EXERCISE INSTRUCTIONS
What is needed here is a faithful repeat of every entry, with no character changed.

EXERCISE INPUT
+++++

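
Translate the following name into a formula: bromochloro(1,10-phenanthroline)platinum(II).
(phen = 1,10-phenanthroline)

[PtBrCl(phen)]

Ligands: 1 chloro (Cl, -1), 1 bromo (Br, -1), 1 1,10-phenanthroline (phen, neutral). Ligand charge sum = -2.
With Pt in oxidation state +2, the complex ion is [Pt...].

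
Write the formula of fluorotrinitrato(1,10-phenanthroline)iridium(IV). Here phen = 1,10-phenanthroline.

Ligands: 3 nitrato (NO3, -1), 1 fluoro (F, -1), 1 1,10-phenanthroline (phen, neutral). Ligand charge sum = -4.
With Ir in oxidation state +4, the complex ion is [Ir...].

[IrF(NO3)3(phen)]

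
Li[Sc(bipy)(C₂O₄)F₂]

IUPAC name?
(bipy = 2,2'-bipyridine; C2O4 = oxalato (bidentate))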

+++++

OUTPUT FOR THIS EXERCISE
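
Translate the following name into a formula: bromochloro(1,10-phenanthroline)platinum(II).
(phen = 1,10-phenanthroline)

[PtBrCl(phen)]

Ligands: 1 chloro (Cl, -1), 1 bromo (Br, -1), 1 1,10-phenanthroline (phen, neutral). Ligand charge sum = -2.
With Pt in oxidation state +2, the complex ion is [Pt...].

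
Write the formula of fluorotrinitrato(1,10-phenanthroline)iridium(IV). Here phen = 1,10-phenanthroline.

Ligands: 3 nitrato (NO3, -1), 1 fluoro (F, -1), 1 1,10-phenanthroline (phen, neutral). Ligand charge sum = -4.
With Ir in oxidation state +4, the complex ion is [Ir...].

[IrF(NO3)3(phen)]

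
Li[Sc(bipy)(C₂O₄)F₂]

IUPAC name?
(bipy = 2,2'-bipyridine; C2O4 = oxalato (bidentate))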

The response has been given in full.